*THE TASK:*
Copy all lines below that use the word "unknowns".
BEGIN EXERCISE DATA
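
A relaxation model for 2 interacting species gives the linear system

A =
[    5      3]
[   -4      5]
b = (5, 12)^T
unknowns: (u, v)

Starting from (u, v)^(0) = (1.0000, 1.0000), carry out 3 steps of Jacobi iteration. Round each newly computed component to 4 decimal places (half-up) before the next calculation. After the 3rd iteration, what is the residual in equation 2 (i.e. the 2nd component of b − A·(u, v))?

1.1520

Iteration 1:
  u = (5 - (3)·1.0000) / (5) = 0.4000
  v = (12 - (-4)·1.0000) / (5) = 3.2000
Iteration 2:
  u = (5 - (3)·3.2000) / (5) = -0.9200
  v = (12 - (-4)·0.4000) / (5) = 2.7200
Iteration 3:
  u = (5 - (3)·2.7200) / (5) = -0.6320
  v = (12 - (-4)·-0.9200) / (5) = 1.6640
Residual b − A·x = (3.1680, 1.1520)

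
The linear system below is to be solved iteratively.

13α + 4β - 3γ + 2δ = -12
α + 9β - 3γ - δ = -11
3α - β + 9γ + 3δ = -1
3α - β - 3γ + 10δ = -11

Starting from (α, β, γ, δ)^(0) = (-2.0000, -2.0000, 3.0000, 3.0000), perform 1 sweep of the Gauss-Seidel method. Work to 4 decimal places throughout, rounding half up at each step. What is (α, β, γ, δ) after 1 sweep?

(-0.0769, 0.1197, -1.0722, -1.3866)

Iteration 1:
  α = (-12 - (4)·-2.0000 - (-3)·3.0000 - (2)·3.0000) / (13) = -0.0769
  β = (-11 - (1)·-0.0769 - (-3)·3.0000 - (-1)·3.0000) / (9) = 0.1197
  γ = (-1 - (3)·-0.0769 - (-1)·0.1197 - (3)·3.0000) / (9) = -1.0722
  δ = (-11 - (3)·-0.0769 - (-1)·0.1197 - (-3)·-1.0722) / (10) = -1.3866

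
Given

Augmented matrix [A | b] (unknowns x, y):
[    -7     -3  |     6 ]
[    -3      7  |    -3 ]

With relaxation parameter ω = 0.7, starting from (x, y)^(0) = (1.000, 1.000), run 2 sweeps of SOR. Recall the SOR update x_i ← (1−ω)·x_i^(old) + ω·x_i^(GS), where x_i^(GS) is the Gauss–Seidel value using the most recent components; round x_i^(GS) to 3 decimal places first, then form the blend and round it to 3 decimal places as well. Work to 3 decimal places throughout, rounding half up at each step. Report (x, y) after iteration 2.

(-0.726, -0.572)

Iteration 1:
  x: GS value = (6 - (-3)·1.000) / (-7) = -1.286;  x ← (1−ω)·1.000 + ω·-1.286 = -0.600
  y: GS value = (-3 - (-3)·-0.600) / (7) = -0.686;  y ← (1−ω)·1.000 + ω·-0.686 = -0.180
Iteration 2:
  x: GS value = (6 - (-3)·-0.180) / (-7) = -0.780;  x ← (1−ω)·-0.600 + ω·-0.780 = -0.726
  y: GS value = (-3 - (-3)·-0.726) / (7) = -0.740;  y ← (1−ω)·-0.180 + ω·-0.740 = -0.572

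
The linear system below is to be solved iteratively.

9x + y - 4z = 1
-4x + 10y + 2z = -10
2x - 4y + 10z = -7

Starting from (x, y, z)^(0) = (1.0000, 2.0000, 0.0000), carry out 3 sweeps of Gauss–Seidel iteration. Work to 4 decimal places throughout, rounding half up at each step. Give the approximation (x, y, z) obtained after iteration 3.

Iteration 1:
  x = (1 - (1)·2.0000 - (-4)·0.0000) / (9) = -0.1111
  y = (-10 - (-4)·-0.1111 - (2)·0.0000) / (10) = -1.0444
  z = (-7 - (2)·-0.1111 - (-4)·-1.0444) / (10) = -1.0955
Iteration 2:
  x = (1 - (1)·-1.0444 - (-4)·-1.0955) / (9) = -0.2597
  y = (-10 - (-4)·-0.2597 - (2)·-1.0955) / (10) = -0.8848
  z = (-7 - (2)·-0.2597 - (-4)·-0.8848) / (10) = -1.0020
Iteration 3:
  x = (1 - (1)·-0.8848 - (-4)·-1.0020) / (9) = -0.2359
  y = (-10 - (-4)·-0.2359 - (2)·-1.0020) / (10) = -0.8940
  z = (-7 - (2)·-0.2359 - (-4)·-0.8940) / (10) = -1.0104

(-0.2359, -0.8940, -1.0104)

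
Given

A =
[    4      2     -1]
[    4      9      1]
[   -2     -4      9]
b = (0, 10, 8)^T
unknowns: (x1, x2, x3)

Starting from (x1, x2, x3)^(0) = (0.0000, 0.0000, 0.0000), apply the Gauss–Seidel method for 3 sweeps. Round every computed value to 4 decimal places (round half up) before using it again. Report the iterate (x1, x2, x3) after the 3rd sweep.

(-0.1981, 1.0537, 1.3132)

Iteration 1:
  x1 = (0 - (2)·0.0000 - (-1)·0.0000) / (4) = 0.0000
  x2 = (10 - (4)·0.0000 - (1)·0.0000) / (9) = 1.1111
  x3 = (8 - (-2)·0.0000 - (-4)·1.1111) / (9) = 1.3827
Iteration 2:
  x1 = (0 - (2)·1.1111 - (-1)·1.3827) / (4) = -0.2099
  x2 = (10 - (4)·-0.2099 - (1)·1.3827) / (9) = 1.0508
  x3 = (8 - (-2)·-0.2099 - (-4)·1.0508) / (9) = 1.3093
Iteration 3:
  x1 = (0 - (2)·1.0508 - (-1)·1.3093) / (4) = -0.1981
  x2 = (10 - (4)·-0.1981 - (1)·1.3093) / (9) = 1.0537
  x3 = (8 - (-2)·-0.1981 - (-4)·1.0537) / (9) = 1.3132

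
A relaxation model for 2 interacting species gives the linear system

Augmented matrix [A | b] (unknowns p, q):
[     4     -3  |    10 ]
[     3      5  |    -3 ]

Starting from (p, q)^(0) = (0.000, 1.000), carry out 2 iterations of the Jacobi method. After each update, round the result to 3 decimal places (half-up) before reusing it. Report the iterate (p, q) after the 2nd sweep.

(2.050, -2.550)

Iteration 1:
  p = (10 - (-3)·1.000) / (4) = 3.250
  q = (-3 - (3)·0.000) / (5) = -0.600
Iteration 2:
  p = (10 - (-3)·-0.600) / (4) = 2.050
  q = (-3 - (3)·3.250) / (5) = -2.550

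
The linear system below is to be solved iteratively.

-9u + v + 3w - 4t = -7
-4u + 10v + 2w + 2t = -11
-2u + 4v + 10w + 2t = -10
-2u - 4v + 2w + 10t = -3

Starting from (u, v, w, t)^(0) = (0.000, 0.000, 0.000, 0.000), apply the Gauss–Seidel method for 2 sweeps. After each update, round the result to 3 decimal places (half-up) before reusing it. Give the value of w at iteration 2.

Iteration 1:
  u = (-7 - (1)·0.000 - (3)·0.000 - (-4)·0.000) / (-9) = 0.778
  v = (-11 - (-4)·0.778 - (2)·0.000 - (2)·0.000) / (10) = -0.789
  w = (-10 - (-2)·0.778 - (4)·-0.789 - (2)·0.000) / (10) = -0.529
  t = (-3 - (-2)·0.778 - (-4)·-0.789 - (2)·-0.529) / (10) = -0.354
Iteration 2:
  u = (-7 - (1)·-0.789 - (3)·-0.529 - (-4)·-0.354) / (-9) = 0.671
  v = (-11 - (-4)·0.671 - (2)·-0.529 - (2)·-0.354) / (10) = -0.655
  w = (-10 - (-2)·0.671 - (4)·-0.655 - (2)·-0.354) / (10) = -0.533
  t = (-3 - (-2)·0.671 - (-4)·-0.655 - (2)·-0.533) / (10) = -0.321

-0.533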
END EXERCISE DATA
*EXERCISE RESPONSE:*
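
unknowns: (u, v)
Augmented matrix [A | b] (unknowns x, y):
unknowns: (x1, x2, x3)
Augmented matrix [A | b] (unknowns p, q):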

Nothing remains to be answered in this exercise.